▸ Information
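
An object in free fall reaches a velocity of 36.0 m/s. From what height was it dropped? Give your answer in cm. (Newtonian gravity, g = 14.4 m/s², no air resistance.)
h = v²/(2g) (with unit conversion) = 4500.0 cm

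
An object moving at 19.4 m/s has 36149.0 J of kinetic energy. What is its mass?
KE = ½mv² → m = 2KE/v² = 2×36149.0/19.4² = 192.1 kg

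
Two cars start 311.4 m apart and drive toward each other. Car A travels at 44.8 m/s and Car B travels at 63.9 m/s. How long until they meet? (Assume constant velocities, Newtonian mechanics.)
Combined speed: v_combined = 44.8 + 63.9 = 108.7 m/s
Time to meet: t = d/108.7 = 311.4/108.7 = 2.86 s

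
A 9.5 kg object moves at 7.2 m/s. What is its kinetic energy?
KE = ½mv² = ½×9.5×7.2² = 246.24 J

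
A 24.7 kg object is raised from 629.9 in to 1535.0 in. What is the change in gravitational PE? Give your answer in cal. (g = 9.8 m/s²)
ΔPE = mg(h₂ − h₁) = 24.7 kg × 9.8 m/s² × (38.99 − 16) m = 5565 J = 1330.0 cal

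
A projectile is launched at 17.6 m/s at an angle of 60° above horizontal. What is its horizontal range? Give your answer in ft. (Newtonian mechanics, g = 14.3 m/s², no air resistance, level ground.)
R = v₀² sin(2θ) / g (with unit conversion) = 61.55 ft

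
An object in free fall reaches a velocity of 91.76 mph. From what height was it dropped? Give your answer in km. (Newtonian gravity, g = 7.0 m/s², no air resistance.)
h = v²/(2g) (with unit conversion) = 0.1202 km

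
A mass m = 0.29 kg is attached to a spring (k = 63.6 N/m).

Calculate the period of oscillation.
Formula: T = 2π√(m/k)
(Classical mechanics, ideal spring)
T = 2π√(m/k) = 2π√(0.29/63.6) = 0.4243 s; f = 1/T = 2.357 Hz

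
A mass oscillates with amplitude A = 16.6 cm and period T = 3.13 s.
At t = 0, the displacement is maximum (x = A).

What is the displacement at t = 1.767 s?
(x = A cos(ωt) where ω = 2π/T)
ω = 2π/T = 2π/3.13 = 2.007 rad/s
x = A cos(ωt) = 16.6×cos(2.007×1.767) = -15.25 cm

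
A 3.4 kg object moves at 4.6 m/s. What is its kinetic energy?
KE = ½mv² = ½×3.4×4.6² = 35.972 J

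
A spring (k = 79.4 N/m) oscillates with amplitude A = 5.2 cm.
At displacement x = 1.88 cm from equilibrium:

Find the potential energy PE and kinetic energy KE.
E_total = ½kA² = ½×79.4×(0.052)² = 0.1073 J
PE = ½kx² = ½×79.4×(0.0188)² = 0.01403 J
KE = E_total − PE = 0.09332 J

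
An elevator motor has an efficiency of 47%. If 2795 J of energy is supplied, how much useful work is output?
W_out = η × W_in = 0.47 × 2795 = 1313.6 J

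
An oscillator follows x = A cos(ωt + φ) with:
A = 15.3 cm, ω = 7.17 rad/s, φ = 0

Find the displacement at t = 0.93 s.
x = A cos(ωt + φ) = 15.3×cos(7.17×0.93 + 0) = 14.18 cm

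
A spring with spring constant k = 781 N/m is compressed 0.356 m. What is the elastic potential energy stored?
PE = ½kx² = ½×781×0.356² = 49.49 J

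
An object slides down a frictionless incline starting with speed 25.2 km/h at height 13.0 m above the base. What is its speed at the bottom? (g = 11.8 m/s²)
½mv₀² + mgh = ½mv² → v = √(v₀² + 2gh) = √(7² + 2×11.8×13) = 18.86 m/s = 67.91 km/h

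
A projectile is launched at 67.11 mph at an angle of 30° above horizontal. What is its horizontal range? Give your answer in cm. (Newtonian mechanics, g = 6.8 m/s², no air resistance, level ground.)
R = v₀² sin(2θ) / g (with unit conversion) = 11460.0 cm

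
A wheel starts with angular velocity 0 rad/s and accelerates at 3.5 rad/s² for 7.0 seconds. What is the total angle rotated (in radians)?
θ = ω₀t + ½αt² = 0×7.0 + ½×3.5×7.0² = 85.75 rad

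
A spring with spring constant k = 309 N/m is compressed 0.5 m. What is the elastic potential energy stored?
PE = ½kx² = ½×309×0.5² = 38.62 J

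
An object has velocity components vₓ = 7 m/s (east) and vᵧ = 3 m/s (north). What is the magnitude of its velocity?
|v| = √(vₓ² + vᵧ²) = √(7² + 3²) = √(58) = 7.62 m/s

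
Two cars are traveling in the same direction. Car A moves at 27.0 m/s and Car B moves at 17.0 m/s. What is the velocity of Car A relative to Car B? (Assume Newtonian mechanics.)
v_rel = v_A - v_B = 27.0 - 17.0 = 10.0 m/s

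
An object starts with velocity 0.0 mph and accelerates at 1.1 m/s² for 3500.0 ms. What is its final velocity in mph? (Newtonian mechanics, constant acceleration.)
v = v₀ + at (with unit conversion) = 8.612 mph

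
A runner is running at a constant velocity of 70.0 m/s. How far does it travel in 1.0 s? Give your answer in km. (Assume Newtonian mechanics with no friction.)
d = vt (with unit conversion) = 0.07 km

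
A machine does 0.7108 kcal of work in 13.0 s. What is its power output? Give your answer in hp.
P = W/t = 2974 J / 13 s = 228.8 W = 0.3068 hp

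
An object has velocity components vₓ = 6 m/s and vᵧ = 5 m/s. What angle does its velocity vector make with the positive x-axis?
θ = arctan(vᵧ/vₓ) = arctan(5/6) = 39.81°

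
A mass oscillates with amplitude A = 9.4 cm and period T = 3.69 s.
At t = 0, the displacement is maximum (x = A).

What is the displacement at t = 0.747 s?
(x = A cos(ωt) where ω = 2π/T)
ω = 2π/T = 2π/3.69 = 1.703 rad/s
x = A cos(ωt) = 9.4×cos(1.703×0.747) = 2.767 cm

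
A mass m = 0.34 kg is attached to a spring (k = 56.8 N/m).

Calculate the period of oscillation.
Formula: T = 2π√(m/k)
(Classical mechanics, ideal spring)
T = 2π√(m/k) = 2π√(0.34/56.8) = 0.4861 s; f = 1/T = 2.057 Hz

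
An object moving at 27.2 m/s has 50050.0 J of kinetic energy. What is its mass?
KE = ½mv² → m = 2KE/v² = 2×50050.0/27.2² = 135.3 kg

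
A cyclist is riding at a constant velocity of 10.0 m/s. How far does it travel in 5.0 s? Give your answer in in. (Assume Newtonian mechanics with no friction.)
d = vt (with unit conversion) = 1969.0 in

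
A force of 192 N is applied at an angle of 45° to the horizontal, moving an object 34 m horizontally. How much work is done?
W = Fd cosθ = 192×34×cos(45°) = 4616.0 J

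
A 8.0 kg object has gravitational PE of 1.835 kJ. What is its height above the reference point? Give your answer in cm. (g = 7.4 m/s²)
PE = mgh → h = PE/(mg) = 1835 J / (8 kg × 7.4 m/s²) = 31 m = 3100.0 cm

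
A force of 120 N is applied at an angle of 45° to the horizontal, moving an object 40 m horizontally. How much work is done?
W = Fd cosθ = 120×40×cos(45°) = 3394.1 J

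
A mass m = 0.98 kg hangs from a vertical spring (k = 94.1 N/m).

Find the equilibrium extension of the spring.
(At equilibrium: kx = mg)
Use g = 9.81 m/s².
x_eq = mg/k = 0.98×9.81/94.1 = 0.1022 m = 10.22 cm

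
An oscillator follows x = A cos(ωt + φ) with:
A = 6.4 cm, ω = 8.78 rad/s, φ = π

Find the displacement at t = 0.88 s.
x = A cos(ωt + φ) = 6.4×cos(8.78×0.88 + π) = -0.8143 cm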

...

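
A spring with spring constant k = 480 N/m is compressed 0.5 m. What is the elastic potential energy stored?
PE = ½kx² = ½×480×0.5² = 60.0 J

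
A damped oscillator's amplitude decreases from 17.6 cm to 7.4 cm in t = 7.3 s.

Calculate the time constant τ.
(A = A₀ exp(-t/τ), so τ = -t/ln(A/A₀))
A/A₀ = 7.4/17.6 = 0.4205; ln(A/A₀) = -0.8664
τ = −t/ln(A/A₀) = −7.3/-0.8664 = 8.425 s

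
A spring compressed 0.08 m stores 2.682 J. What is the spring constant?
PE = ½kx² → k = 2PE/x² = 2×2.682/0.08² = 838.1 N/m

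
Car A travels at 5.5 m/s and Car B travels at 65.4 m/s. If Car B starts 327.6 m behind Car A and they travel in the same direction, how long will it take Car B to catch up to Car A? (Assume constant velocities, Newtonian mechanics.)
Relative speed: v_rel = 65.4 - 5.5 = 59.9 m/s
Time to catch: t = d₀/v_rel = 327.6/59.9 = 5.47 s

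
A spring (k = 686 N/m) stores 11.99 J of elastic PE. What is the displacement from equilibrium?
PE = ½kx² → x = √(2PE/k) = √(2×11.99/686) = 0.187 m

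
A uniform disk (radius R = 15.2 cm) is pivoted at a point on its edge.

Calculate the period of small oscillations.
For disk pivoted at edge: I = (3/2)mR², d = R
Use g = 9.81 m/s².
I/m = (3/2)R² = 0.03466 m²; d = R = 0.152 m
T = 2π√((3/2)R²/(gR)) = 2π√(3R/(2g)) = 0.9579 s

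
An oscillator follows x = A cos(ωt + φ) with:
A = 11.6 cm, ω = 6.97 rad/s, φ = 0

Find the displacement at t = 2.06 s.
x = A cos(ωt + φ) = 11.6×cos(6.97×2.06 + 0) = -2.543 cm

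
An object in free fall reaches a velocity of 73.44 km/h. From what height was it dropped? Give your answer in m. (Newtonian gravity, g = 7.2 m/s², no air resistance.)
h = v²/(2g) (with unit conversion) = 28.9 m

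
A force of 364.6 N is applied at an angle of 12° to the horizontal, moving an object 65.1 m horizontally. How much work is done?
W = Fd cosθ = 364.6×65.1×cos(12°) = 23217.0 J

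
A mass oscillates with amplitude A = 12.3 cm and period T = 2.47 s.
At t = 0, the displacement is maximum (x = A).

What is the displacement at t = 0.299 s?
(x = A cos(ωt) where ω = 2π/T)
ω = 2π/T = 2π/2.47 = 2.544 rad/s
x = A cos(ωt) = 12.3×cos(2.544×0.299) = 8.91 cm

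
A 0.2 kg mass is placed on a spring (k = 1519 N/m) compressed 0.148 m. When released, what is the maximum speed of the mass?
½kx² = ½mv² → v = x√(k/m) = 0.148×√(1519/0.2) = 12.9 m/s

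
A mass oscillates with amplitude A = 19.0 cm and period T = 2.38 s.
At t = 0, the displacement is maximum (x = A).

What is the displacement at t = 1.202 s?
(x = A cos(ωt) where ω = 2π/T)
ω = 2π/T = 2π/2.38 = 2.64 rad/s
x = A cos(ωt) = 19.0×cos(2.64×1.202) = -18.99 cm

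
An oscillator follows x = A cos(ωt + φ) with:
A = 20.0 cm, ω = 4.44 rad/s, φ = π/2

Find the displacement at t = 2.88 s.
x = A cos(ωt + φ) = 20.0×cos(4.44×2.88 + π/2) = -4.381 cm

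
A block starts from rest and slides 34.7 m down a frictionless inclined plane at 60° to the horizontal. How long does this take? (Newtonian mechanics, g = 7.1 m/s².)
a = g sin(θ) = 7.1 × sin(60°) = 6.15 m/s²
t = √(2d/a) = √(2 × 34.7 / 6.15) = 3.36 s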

* * *

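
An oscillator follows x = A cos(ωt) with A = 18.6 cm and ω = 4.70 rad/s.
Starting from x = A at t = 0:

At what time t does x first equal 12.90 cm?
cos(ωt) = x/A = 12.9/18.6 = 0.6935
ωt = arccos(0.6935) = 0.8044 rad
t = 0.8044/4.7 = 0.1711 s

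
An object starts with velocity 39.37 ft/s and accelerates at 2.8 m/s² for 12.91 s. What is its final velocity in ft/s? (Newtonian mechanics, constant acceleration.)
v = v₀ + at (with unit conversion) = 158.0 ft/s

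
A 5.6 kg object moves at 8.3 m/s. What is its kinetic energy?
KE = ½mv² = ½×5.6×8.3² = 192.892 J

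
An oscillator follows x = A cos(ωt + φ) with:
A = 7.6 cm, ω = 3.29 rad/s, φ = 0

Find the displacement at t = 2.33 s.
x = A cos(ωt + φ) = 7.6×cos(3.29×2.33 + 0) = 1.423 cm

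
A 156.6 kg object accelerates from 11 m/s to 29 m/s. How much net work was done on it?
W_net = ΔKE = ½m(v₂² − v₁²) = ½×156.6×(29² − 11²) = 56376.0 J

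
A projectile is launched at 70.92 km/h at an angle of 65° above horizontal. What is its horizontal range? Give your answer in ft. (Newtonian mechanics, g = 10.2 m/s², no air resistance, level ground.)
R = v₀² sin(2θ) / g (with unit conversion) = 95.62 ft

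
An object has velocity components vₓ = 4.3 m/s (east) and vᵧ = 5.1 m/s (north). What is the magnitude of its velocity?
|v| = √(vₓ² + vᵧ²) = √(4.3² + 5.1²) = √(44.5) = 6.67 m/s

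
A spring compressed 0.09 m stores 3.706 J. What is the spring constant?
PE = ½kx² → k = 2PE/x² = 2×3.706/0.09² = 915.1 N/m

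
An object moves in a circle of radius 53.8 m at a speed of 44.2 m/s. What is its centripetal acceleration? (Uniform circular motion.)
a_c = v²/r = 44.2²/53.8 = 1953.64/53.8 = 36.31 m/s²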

▸ Task details
Pull every line containing the word "period" out of the listing.

▸ Response to this task
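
Calculate the period of oscillation.
A mass oscillates with amplitude A = 16.6 cm and period T = 3.13 s.
A mass oscillates with amplitude A = 9.4 cm and period T = 3.69 s.
Calculate the period of oscillation.
Calculate the period of small oscillations.
A mass oscillates with amplitude A = 12.3 cm and period T = 2.47 s.
A mass oscillates with amplitude A = 19.0 cm and period T = 2.38 s.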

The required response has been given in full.